▸ Exercise instructions:
Write out each line exactly, starting with the one containing "For each cell, find" and stopping after the last line of the listing below.

▸ Input data:

=== Section Start ===

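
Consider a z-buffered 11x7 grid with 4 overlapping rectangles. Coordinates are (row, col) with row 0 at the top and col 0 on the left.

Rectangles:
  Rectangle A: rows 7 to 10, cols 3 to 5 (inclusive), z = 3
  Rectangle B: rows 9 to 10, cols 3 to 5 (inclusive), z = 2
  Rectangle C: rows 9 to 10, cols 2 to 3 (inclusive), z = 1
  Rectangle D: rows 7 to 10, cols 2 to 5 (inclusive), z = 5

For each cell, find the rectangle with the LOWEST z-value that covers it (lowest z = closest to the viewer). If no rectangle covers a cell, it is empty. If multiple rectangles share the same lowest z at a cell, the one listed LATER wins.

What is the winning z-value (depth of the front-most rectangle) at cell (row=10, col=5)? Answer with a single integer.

Answer: 2

Derivation:
Check cell (10,5):
  A: rows 7-10 cols 3-5 z=3 -> covers; best now A (z=3)
  B: rows 9-10 cols 3-5 z=2 -> covers; best now B (z=2)
  C: rows 9-10 cols 2-3 -> outside (col miss)
  D: rows 7-10 cols 2-5 z=5 -> covers; best now B (z=2)
Winner: B at z=2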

=== Section End ===

▸ Result below:
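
For each cell, find the rectangle with the LOWEST z-value that covers it (lowest z = closest to the viewer). If no rectangle covers a cell, it is empty. If multiple rectangles share the same lowest z at a cell, the one listed LATER wins.

What is the winning z-value (depth of the front-most rectangle) at cell (row=10, col=5)? Answer with a single integer.

Answer: 2

Derivation:
Check cell (10,5):
  A: rows 7-10 cols 3-5 z=3 -> covers; best now A (z=3)
  B: rows 9-10 cols 3-5 z=2 -> covers; best now B (z=2)
  C: rows 9-10 cols 2-3 -> outside (col miss)
  D: rows 7-10 cols 2-5 z=5 -> covers; best now B (z=2)
Winner: B at z=2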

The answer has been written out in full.